Reproduce exactly the line with "Assume the sample" and all the lines beneath it, stopping only at the end of the material.

• RECORDS SUPPLIED:
****************************************

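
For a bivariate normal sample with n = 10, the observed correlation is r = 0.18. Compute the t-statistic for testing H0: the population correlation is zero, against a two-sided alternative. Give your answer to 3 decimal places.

0.518

t = r·√(n−2) / √(1−r²) with r = 0.18, n = 10
  = 0.18·√8 / √(1 − 0.0324)
  = 0.18·2.828427 / 0.983667
  = 0.509117 / 0.983667 = 0.518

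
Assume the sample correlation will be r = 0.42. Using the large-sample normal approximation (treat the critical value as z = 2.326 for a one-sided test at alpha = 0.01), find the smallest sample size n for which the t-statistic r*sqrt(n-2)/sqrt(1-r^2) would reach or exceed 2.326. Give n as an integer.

28

r√(n−2)/√(1−r²) ≥ 2.326  ⇔  n−2 ≥ (2.326)²·(1−r²)/r²
(1−r²)/r² = (1−0.1764)/0.1764 = 4.6689
n ≥ 2 + 5.410276·4.6689 = 2 + 25.2600 = 27.2600
⌈27.2600⌉ = 28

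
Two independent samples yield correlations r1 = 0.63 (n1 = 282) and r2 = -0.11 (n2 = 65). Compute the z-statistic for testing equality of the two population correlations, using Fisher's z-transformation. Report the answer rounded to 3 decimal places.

6.067

Fisher z-transforms: z1 = atanh(0.63) = 0.741416, z2 = atanh(-0.11) = -0.110447; difference d = 0.851863
Var(d) = 1/279 + 1/62 = 0.0035842 + 0.0161290 = 0.0197132
z = d/√Var(d) = 0.851863 / √0.0197132 = 0.851863 / 0.140404 = 6.067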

****************************************

• RESULT OF THE EXERCISE:
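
Assume the sample correlation will be r = 0.42. Using the large-sample normal approximation (treat the critical value as z = 2.326 for a one-sided test at alpha = 0.01), find the smallest sample size n for which the t-statistic r*sqrt(n-2)/sqrt(1-r^2) would reach or exceed 2.326. Give n as an integer.

28

r√(n−2)/√(1−r²) ≥ 2.326  ⇔  n−2 ≥ (2.326)²·(1−r²)/r²
(1−r²)/r² = (1−0.1764)/0.1764 = 4.6689
n ≥ 2 + 5.410276·4.6689 = 2 + 25.2600 = 27.2600
⌈27.2600⌉ = 28

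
Two independent samples yield correlations r1 = 0.63 (n1 = 282) and r2 = -0.11 (n2 = 65). Compute the z-statistic for testing equality of the two population correlations, using Fisher's z-transformation. Report the answer rounded to 3 decimal places.

6.067

Fisher z-transforms: z1 = atanh(0.63) = 0.741416, z2 = atanh(-0.11) = -0.110447; difference d = 0.851863
Var(d) = 1/279 + 1/62 = 0.0035842 + 0.0161290 = 0.0197132
z = d/√Var(d) = 0.851863 / √0.0197132 = 0.851863 / 0.140404 = 6.067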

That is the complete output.